- _Exercise requirements_
All lines from the opening of the data to the line containing "seko → sekoeka" must be returned unchanged, and only those lines.

(Saved entries)
========================================

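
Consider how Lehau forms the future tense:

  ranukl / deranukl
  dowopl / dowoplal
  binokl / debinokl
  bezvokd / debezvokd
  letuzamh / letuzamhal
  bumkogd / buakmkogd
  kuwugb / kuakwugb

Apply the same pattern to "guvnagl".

guakvnagl

bumkogd and bezvokd both end in -d yet inflect differently (buakmkogd, debezvokd), so the final letter is not what conditions the rule; the second-to-last letter is.
"guvnagl" has second-to-last letter 'g'. The stems whose second-to-last letter is 'g' (bumkogd → buakmkogd, kuwugb → kuakwugb) insert -ak- after the first vowel.
So guvnagl → guakvnagl.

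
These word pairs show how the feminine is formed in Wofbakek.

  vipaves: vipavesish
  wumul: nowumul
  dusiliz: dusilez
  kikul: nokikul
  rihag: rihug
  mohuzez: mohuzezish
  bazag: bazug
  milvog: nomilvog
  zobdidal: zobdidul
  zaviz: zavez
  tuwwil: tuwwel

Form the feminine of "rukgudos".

tuwwil and zobdidal both end in -l yet inflect differently (tuwwel, zobdidul), so the final letter is not what conditions the rule; the last vowel is.
"rukgudos" has last vowel 'o'. The one such stem in the data (milvog → nomilvog) adds the prefix no-, so the same rule applies.
So rukgudos → norukgudos.

norukgudos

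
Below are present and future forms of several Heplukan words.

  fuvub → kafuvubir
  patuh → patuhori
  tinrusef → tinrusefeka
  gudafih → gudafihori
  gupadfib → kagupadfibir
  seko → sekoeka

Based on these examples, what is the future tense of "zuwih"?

"zuwih" ends in -h. The stems ending in -h (gudafih → gudafihori, patuh → patuhori) add -ori.
The other patterns: stems ending in -b add ka- … -ir around the stem; stems ending in -f or -o add -eka.
So zuwih → zuwihori.

zuwihori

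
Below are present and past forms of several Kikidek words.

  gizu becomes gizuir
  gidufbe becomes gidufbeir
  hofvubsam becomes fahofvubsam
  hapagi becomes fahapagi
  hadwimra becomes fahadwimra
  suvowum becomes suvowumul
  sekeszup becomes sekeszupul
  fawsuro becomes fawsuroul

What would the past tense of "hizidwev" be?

hofvubsam and suvowum both end in -m yet inflect differently (fahofvubsam, suvowumul), so the final letter is not what conditions the rule; the first letter is.
"hizidwev" begins with h-. The stems beginning with h- (hofvubsam → fahofvubsam, hapagi → fahapagi, hadwimra → fahadwimra) add the prefix fa-.
The other patterns: stems beginning with g- add -ir; stems beginning with f- or s- add -ul.
So hizidwev → fahizidwev.

fahizidwev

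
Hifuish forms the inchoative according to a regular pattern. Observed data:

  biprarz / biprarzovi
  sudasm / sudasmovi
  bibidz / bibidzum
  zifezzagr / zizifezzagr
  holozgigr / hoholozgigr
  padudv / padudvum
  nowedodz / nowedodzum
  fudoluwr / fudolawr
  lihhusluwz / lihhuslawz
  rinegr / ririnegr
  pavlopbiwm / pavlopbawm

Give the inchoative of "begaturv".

rinegr and fudoluwr both end in -r yet inflect differently (ririnegr, fudolawr), so the final letter is not what conditions the rule; the second-to-last letter is.
"begaturv" has second-to-last letter 'r'. The one such stem in the data (biprarz → biprarzovi) adds -ovi, so the same rule applies.
The other patterns: stems whose second-to-last letter is 'g' repeat the first consonant+vowel as a prefix; stems whose second-to-last letter is 'd' add -um; stems whose second-to-last letter is 'w' change the last vowel to 'a'.
So begaturv → begaturvovi.

begaturvovi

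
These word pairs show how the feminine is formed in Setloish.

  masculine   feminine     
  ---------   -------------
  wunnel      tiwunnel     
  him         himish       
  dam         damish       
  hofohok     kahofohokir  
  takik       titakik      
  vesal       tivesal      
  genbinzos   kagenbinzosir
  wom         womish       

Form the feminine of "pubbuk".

"pubbuk" has 2 vowels. The stems with 2 vowels (takik → titakik, vesal → tivesal, wunnel → tiwunnel) add the prefix ti-.
So pubbuk → tipubbuk.

tipubbuk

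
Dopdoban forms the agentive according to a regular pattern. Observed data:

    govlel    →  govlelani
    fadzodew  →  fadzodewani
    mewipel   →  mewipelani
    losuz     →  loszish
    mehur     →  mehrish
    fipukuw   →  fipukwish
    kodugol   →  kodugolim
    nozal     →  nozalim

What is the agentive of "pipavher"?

pipavherani

fadzodew and fipukuw both end in -w yet inflect differently (fadzodewani, fipukwish), so the final letter is not what conditions the rule; the last vowel is.
"pipavher" has last vowel 'e'. The stems whose last vowel is 'e' (govlel → govlelani, fadzodew → fadzodewani, mewipel → mewipelani) add -ani.
The other patterns: stems whose last vowel is 'u' delete the last vowel and add -ish; stems whose last vowel is 'a' or 'o' add -im.
So pipavher → pipavherani.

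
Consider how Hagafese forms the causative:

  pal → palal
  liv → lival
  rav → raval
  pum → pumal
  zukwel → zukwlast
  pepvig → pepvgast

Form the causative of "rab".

pal and zukwel both end in -l yet inflect differently (palal, zukwlast), so the final letter is not what conditions the rule; the number of vowels is.
"rab" has 1 vowel. The stems with 1 vowel (pal → palal, liv → lival, rav → raval) add -al.
So rab → rabal.

rabal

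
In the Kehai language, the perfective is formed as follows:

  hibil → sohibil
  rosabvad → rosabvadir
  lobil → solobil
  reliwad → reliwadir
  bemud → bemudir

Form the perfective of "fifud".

"fifud" ends in -d. The stems ending in -d (bemud → bemudir, reliwad → reliwadir, rosabvad → rosabvadir) add -ir.
The other pattern: stems ending in -l add the prefix so-.
So fifud → fifudir.

fifudir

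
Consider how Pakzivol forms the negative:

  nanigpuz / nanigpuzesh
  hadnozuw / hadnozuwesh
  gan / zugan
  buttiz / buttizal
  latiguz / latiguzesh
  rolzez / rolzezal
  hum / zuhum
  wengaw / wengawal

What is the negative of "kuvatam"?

kuvatamesh

"kuvatam" has 3 vowels. The stems with 3 vowels (hadnozuw → hadnozuwesh, nanigpuz → nanigpuzesh, latiguz → latiguzesh) add -esh.
So kuvatam → kuvatamesh.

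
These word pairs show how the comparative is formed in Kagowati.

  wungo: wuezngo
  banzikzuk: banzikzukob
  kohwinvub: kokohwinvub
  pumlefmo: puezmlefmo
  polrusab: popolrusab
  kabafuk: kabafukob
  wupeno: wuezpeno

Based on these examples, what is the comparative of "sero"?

kohwinvub and kabafuk both have last vowel 'u' yet inflect differently (kokohwinvub, kabafukob), so the last vowel is not what conditions the rule; the final letter is.
"sero" ends in -o. The stems ending in -o (wupeno → wuezpeno, pumlefmo → puezmlefmo, wungo → wuezngo) insert -ez- after the first vowel.
The other patterns: stems ending in -b repeat the first consonant+vowel as a prefix; stems ending in -k add -ob.
So sero → seezro.

seezro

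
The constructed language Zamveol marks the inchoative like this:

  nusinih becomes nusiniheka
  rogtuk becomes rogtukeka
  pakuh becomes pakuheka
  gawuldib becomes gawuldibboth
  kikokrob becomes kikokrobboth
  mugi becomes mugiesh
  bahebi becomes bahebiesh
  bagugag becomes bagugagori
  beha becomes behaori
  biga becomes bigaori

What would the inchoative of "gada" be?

"gada" ends in -a. The stems ending in -a (beha → behaori, biga → bigaori) add -ori.
So gada → gadaori.

gadaori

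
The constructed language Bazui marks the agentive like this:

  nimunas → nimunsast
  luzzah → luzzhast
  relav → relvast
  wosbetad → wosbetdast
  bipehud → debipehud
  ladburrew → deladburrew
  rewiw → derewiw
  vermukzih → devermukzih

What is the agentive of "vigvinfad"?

vigvinfdast

wosbetad and bipehud both end in -d yet inflect differently (wosbetdast, debipehud), so the final letter is not what conditions the rule; the last vowel is.
"vigvinfad" has last vowel 'a'. The stems whose last vowel is 'a' (nimunas → nimunsast, luzzah → luzzhast, relav → relvast) delete the last vowel and add -ast.
The other pattern: stems whose last vowel is 'e', 'i' or 'u' add the prefix de-.
So vigvinfad → vigvinfdast.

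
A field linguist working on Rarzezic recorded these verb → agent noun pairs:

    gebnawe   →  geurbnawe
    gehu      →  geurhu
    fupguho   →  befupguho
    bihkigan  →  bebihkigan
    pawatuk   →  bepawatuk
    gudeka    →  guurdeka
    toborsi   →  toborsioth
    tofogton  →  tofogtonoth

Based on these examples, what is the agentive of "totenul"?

tofogton and bihkigan both end in -n yet inflect differently (tofogtonoth, bebihkigan), so the final letter is not what conditions the rule; the first letter is.
"totenul" begins with t-. The stems beginning with t- (toborsi → toborsioth, tofogton → tofogtonoth) add -oth.
The other patterns: stems beginning with g- insert -ur- after the first vowel; stems beginning with b-, f- or p- add the prefix be-.
So totenul → totenuloth.

totenuloth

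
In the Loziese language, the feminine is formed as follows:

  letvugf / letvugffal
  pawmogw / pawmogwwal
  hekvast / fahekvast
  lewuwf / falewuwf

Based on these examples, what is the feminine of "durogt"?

durogttal

letvugf and lewuwf both end in -f yet inflect differently (letvugffal, falewuwf), so the final letter is not what conditions the rule; the second-to-last letter is.
"durogt" has second-to-last letter 'g'. The stems whose second-to-last letter is 'g' (letvugf → letvugffal, pawmogw → pawmogwwal) double the final consonant and add -al.
The other pattern: stems whose second-to-last letter is 's' or 'w' add the prefix fa-.
So durogt → durogttal.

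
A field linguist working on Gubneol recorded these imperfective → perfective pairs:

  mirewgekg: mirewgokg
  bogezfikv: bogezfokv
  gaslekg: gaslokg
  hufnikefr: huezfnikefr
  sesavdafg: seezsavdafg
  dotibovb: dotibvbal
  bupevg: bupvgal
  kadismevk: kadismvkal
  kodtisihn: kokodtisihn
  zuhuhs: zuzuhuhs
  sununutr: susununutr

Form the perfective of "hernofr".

heezrnofr

mirewgekg and sesavdafg both end in -g yet inflect differently (mirewgokg, seezsavdafg), so the final letter is not what conditions the rule; the second-to-last letter is.
"hernofr" has second-to-last letter 'f'. The stems whose second-to-last letter is 'f' (hufnikefr → huezfnikefr, sesavdafg → seezsavdafg) insert -ez- after the first vowel.
The other patterns: stems whose second-to-last letter is 'k' change the last vowel to 'o'; stems whose second-to-last letter is 'v' delete the last vowel and add -al; stems whose second-to-last letter is 'h' or 't' repeat the first consonant+vowel as a prefix.
So hernofr → heezrnofr.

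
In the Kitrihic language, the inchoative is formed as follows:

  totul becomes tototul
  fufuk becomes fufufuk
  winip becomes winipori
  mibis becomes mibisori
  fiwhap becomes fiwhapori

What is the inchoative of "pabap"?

pabapori

fufuk and fiwhap both begin with f- yet inflect differently (fufufuk, fiwhapori), so the first letter is not what conditions the rule; the final letter is.
"pabap" ends in -p. The stems ending in -p (winip → winipori, fiwhap → fiwhapori) add -ori.
The other pattern: stems ending in -k or -l repeat the first consonant+vowel as a prefix.
So pabap → pabapori.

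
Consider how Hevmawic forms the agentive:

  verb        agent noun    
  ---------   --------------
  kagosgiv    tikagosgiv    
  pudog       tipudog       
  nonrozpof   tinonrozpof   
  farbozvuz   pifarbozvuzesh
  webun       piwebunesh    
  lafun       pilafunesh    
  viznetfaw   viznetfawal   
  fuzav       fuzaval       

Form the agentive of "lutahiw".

tilutahiw

kagosgiv and fuzav both end in -v yet inflect differently (tikagosgiv, fuzaval), so the final letter is not what conditions the rule; the last vowel is.
"lutahiw" has last vowel 'i'. The one such stem in the data (kagosgiv → tikagosgiv) adds the prefix ti-, so the same rule applies.
So lutahiw → tilutahiw.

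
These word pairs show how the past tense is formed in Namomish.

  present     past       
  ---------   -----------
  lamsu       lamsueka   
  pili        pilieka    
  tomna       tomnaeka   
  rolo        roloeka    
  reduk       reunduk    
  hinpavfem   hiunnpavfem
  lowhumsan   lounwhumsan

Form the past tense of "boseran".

"boseran" ends in a consonant. The stems ending in a consonant (reduk → reunduk, hinpavfem → hiunnpavfem, lowhumsan → lounwhumsan) insert -un- after the first vowel.
So boseran → bounseran.

bounseran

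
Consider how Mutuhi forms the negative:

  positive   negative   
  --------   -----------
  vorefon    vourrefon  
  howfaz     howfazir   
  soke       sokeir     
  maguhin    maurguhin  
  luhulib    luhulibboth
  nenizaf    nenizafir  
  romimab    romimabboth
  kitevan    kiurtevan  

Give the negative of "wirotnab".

wirotnabboth

"wirotnab" ends in -b. The stems ending in -b (luhulib → luhulibboth, romimab → romimabboth) double the final consonant and add -oth.
The other patterns: stems ending in -n insert -ur- after the first vowel; stems ending in -e, -f or -z add -ir.
So wirotnab → wirotnabboth.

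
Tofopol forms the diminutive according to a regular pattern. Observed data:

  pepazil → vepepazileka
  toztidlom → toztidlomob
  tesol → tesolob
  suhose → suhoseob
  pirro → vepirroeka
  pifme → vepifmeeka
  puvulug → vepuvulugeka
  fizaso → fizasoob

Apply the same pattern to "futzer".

"futzer" begins with f-. The one such stem in the data (fizaso → fizasoob) adds -ob, so the same rule applies.
The other pattern: stems beginning with p- add ve- … -eka around the stem.
So futzer → futzerob.

futzerob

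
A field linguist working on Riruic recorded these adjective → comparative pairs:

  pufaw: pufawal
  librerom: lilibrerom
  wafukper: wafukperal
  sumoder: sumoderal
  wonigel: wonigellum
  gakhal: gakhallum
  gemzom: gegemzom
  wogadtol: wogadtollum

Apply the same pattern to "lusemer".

"lusemer" ends in -r. The stems ending in -r (sumoder → sumoderal, wafukper → wafukperal) add -al.
So lusemer → lusemeral.

lusemeral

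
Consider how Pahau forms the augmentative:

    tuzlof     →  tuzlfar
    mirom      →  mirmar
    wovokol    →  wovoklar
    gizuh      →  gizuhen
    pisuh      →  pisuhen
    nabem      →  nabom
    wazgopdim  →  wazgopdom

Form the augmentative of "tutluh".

tutluhen

"tutluh" has last vowel 'u'. The stems whose last vowel is 'u' (gizuh → gizuhen, pisuh → pisuhen) add -en.
So tutluh → tutluhen.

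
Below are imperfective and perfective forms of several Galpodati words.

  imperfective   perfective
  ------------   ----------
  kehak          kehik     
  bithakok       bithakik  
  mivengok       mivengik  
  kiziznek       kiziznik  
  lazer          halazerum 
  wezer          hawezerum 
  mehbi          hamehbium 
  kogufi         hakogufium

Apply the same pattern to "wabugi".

hawabugium

kiziznek and lazer both have last vowel 'e' yet inflect differently (kiziznik, halazerum), so the last vowel is not what conditions the rule; the final letter is.
"wabugi" ends in -i. The stems ending in -i (mehbi → hamehbium, kogufi → hakogufium) add ha- … -um around the stem.
The other pattern: stems ending in -k change the last vowel to 'i'.
So wabugi → hawabugium.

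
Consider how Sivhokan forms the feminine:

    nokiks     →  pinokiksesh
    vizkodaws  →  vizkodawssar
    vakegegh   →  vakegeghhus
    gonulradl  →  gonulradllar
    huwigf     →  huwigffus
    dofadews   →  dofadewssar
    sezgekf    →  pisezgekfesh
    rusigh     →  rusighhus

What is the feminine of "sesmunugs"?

sesmunugssus

sezgekf and huwigf both end in -f yet inflect differently (pisezgekfesh, huwigffus), so the final letter is not what conditions the rule; the second-to-last letter is.
"sesmunugs" has second-to-last letter 'g'. The stems whose second-to-last letter is 'g' (huwigf → huwigffus, rusigh → rusighhus, vakegegh → vakegeghhus) double the final consonant and add -us.
The other patterns: stems whose second-to-last letter is 'k' add pi- … -esh around the stem; stems whose second-to-last letter is 'd' or 'w' double the final consonant and add -ar.
So sesmunugs → sesmunugssus.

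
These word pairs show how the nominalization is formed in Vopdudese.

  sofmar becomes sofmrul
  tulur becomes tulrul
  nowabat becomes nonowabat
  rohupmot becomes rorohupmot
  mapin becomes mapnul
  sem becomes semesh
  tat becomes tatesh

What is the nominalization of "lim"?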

========================================

- _Answer box_
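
Consider how Lehau forms the future tense:

  ranukl / deranukl
  dowopl / dowoplal
  binokl / debinokl
  bezvokd / debezvokd
  letuzamh / letuzamhal
  bumkogd / buakmkogd
  kuwugb / kuakwugb

Apply the same pattern to "guvnagl".

guakvnagl

bumkogd and bezvokd both end in -d yet inflect differently (buakmkogd, debezvokd), so the final letter is not what conditions the rule; the second-to-last letter is.
"guvnagl" has second-to-last letter 'g'. The stems whose second-to-last letter is 'g' (bumkogd → buakmkogd, kuwugb → kuakwugb) insert -ak- after the first vowel.
So guvnagl → guakvnagl.

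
These word pairs show how the feminine is formed in Wofbakek.

  vipaves: vipavesish
  wumul: nowumul
  dusiliz: dusilez
  kikul: nokikul
  rihag: rihug
  mohuzez: mohuzezish
  bazag: bazug
  milvog: nomilvog
  zobdidal: zobdidul
  zaviz: zavez
  tuwwil: tuwwel

Form the feminine of "rukgudos".

tuwwil and zobdidal both end in -l yet inflect differently (tuwwel, zobdidul), so the final letter is not what conditions the rule; the last vowel is.
"rukgudos" has last vowel 'o'. The one such stem in the data (milvog → nomilvog) adds the prefix no-, so the same rule applies.
So rukgudos → norukgudos.

norukgudos

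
Below are present and future forms of several Heplukan words.

  fuvub → kafuvubir
  patuh → patuhori
  tinrusef → tinrusefeka
  gudafih → gudafihori
  gupadfib → kagupadfibir
  seko → sekoeka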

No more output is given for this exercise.